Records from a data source
----------------------------------------

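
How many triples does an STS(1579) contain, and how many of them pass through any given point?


An STS(v) is a 2-(v, 3, 1) BIBD: block size k = 3, λ = 1.
Replication: r(k − 1) = λ(v − 1) ⇒ r·2 = 1579 − 1 = 1578 ⇒ r = 789.
Block count: b = v(v − 1)/6 = 1579·1578/6 = 2491662/6 = 415277.
(Check via bk = vr: 415277·3 = 1245831 = 1579·789 = 1245831 ✓.)

r = 789, b = 415277.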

----------------------------------------

## Directions
Please transcribe the data shown above in full, exactly as it stands.

## Exercise output
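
How many triples does an STS(1579) contain, and how many of them pass through any given point?


An STS(v) is a 2-(v, 3, 1) BIBD: block size k = 3, λ = 1.
Replication: r(k − 1) = λ(v − 1) ⇒ r·2 = 1579 − 1 = 1578 ⇒ r = 789.
Block count: b = v(v − 1)/6 = 1579·1578/6 = 2491662/6 = 415277.
(Check via bk = vr: 415277·3 = 1245831 = 1579·789 = 1245831 ✓.)

r = 789, b = 415277.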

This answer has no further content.